* What you are asked to do
Please give the number of lines in the records below where the word "graphical" occurs, and nothing else.
────────
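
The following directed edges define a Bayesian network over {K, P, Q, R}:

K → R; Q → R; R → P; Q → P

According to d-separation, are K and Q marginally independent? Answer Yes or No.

Yes — K and Q are d-separated given ∅.

Enumerating the 2 paths from K to Q and testing each for blocking by ∅:
Path 1: K → R ← Q
  R is a collider here and neither R nor any of its descendants is conditioned on, so the collider stays closed — the path is blocked at R.
Path 2: K → R → P ← Q
  P is a collider here and neither P nor any of its descendants is conditioned on, so the collider stays closed — the path is blocked at P.
All paths are blocked; K ⊥ Q | ∅ holds.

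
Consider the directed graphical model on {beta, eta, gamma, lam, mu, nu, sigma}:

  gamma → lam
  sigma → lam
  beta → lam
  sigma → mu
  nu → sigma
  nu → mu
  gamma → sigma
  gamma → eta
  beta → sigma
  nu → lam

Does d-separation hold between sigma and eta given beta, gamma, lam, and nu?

Yes

There are 5 undirected paths between sigma and eta; checking each against the conditioning set {beta, gamma, lam, nu}:
Path 1: sigma → mu ← nu → lam ← gamma → eta
  mu is a collider here and neither mu nor any of its descendants is conditioned on, so the collider stays closed — the path is blocked at mu.
Path 2: sigma ← nu → lam ← gamma → eta
  nu is a fork here and nu is conditioned on, so the path is blocked at nu.
Path 3: sigma ← gamma → eta
  gamma is a fork here and gamma is conditioned on, so the path is blocked at gamma.
Path 4: sigma ← beta → lam ← gamma → eta
  beta is a fork here and beta is conditioned on, so the path is blocked at beta.
Path 5: sigma → lam ← gamma → eta
  gamma is a fork here and gamma is conditioned on, so the path is blocked at gamma.
All paths are blocked; sigma ⊥ eta | {beta, gamma, lam, nu} holds.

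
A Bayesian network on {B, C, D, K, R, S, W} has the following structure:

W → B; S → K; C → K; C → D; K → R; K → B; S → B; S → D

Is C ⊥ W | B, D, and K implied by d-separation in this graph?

No

We examine all 4 paths between C and W:
Path 1: C → D ← S → B ← W
  D is a collider and D is conditioned on, which opens it; S is a fork and S is not conditioned on; B is a collider and B is conditioned on, which opens it — no node blocks this path, so it is active.
Path 2: C → D ← S → K → B ← W
  K is a chain here and K is conditioned on, so the path is blocked at K.
Path 3: C → K → B ← W
  K is a chain here and K is conditioned on, so the path is blocked at K.
Path 4: C → K ← S → B ← W
  K is a collider and K is conditioned on, which opens it; S is a fork and S is not conditioned on; B is a collider and B is conditioned on, which opens it — no node blocks this path, so it is active.
Since the path C → D ← S → B ← W is active, C and W are not d-separated given {B, D, K}.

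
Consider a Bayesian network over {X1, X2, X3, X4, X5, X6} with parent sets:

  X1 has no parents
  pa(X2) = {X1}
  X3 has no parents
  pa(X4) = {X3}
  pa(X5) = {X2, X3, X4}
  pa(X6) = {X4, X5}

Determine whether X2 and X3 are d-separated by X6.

We examine all 3 paths between X2 and X3:
Path 1: X2 → X5 ← X4 ← X3
  X5 is a collider and its descendant X6 is conditioned on, which opens it; X4 is a chain and X4 is not conditioned on — no node blocks this path, so it is active.
Path 2: X2 → X5 → X6 ← X4 ← X3
  X5 is a chain and X5 is not conditioned on; X6 is a collider and X6 is conditioned on, which opens it; X4 is a chain and X4 is not conditioned on — no node blocks this path, so it is active.
Path 3: X2 → X5 ← X3
  X5 is a collider and its descendant X6 is conditioned on, which opens it — no node blocks this path, so it is active.
Because an active path exists, X2 and X3 are not d-separated.

No — X2 and X3 are not d-separated given {X6}.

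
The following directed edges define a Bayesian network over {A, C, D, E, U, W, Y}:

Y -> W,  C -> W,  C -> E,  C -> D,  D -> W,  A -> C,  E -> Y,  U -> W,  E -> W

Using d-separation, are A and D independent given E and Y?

Enumerating the 4 paths from A to D and testing each for blocking by {E, Y}:
Path 1: A → C → W ← D
  W is a collider here and neither W nor any of its descendants is conditioned on, so the collider stays closed — the path is blocked at W.
Path 2: A → C → D
  C is a chain and C is not conditioned on — no node blocks this path, so it is active.
Path 3: A → C → E → W ← D
  E is a chain here and E is conditioned on, so the path is blocked at E.
Path 4: A → C → E → Y → W ← D
  E is a chain here and E is conditioned on, so the path is blocked at E.
Because an active path exists, A and D are not d-separated.

No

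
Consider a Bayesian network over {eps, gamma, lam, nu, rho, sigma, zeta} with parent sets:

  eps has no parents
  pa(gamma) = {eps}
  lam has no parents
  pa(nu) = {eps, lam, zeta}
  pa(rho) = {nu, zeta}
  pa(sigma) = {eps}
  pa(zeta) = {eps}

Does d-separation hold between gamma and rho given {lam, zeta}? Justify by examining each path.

Enumerating the 4 paths from gamma to rho and testing each for blocking by {lam, zeta}:
Path 1: gamma ← eps → nu → rho
  eps is a fork and eps is not conditioned on; nu is a chain and nu is not conditioned on — no node blocks this path, so it is active.
Path 2: gamma ← eps → nu ← zeta → rho
  nu is a collider here and neither nu nor any of its descendants is conditioned on, so the collider stays closed — the path is blocked at nu.
Path 3: gamma ← eps → zeta → nu → rho
  zeta is a chain here and zeta is conditioned on, so the path is blocked at zeta.
Path 4: gamma ← eps → zeta → rho
  zeta is a chain here and zeta is conditioned on, so the path is blocked at zeta.
Because an active path exists, gamma and rho are not d-separated.

No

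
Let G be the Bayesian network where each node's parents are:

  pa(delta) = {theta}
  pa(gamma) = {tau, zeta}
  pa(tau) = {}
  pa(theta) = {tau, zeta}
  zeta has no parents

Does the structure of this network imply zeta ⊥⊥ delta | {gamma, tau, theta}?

Enumerating the 2 paths from zeta to delta and testing each for blocking by {gamma, tau, theta}:
  1. zeta → theta → delta — theta:chain[blocks] ⇒ blocked
  2. zeta → gamma ← tau → theta → delta — gamma:collider[open]; tau:fork[blocks]; theta:chain[blocks] ⇒ blocked
All paths are blocked; zeta ⊥ delta | {gamma, tau, theta} holds.

Yes — zeta and delta are d-separated given {gamma, tau, theta}.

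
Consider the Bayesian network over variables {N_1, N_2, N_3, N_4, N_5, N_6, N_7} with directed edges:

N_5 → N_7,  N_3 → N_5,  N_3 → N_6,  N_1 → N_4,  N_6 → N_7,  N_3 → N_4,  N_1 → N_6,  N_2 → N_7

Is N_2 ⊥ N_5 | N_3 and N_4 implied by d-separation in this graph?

Yes

There are 3 undirected paths between N_2 and N_5; checking each against the conditioning set {N_3, N_4}:
Path 1: N_2 → N_7 ← N_5
  N_7 is a collider here and neither N_7 nor any of its descendants is conditioned on, so the collider stays closed — the path is blocked at N_7.
Path 2: N_2 → N_7 ← N_6 ← N_1 → N_4 ← N_3 → N_5
  N_7 is a collider here and neither N_7 nor any of its descendants is conditioned on, so the collider stays closed — the path is blocked at N_7.
Path 3: N_2 → N_7 ← N_6 ← N_3 → N_5
  N_7 is a collider here and neither N_7 nor any of its descendants is conditioned on, so the collider stays closed — the path is blocked at N_7.
All paths are blocked; N_2 ⊥ N_5 | {N_3, N_4} holds.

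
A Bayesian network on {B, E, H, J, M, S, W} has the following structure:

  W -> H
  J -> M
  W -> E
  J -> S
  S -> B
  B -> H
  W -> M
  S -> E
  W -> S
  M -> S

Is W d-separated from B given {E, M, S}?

There are 5 undirected paths between W and B; checking each against the conditioning set {E, M, S}:
Path 1: W → M → S → B
  M is a chain here and M is conditioned on, so the path is blocked at M.
Path 2: W → M ← J → S → B
  S is a chain here and S is conditioned on, so the path is blocked at S.
Path 3: W → S → B
  S is a chain here and S is conditioned on, so the path is blocked at S.
Path 4: W → H ← B
  H is a collider here and neither H nor any of its descendants is conditioned on, so the collider stays closed — the path is blocked at H.
Path 5: W → E ← S → B
  S is a fork here and S is conditioned on, so the path is blocked at S.
All paths are blocked; W ⊥ B | {E, M, S} holds.

Yes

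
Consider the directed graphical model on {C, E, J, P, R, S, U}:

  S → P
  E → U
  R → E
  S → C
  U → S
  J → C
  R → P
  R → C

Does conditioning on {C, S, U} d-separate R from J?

No

Enumerating the 3 paths from R to J and testing each for blocking by {C, S, U}:
Path 1: R → P ← S → C ← J
  P is a collider here and neither P nor any of its descendants is conditioned on, so the collider stays closed — the path is blocked at P.
Path 2: R → C ← J
  C is a collider and C is conditioned on, which opens it — no node blocks this path, so it is active.
Path 3: R → E → U → S → C ← J
  U is a chain here and U is conditioned on, so the path is blocked at U.
Because an active path exists, R and J are not d-separated.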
────────
* Exercise response
2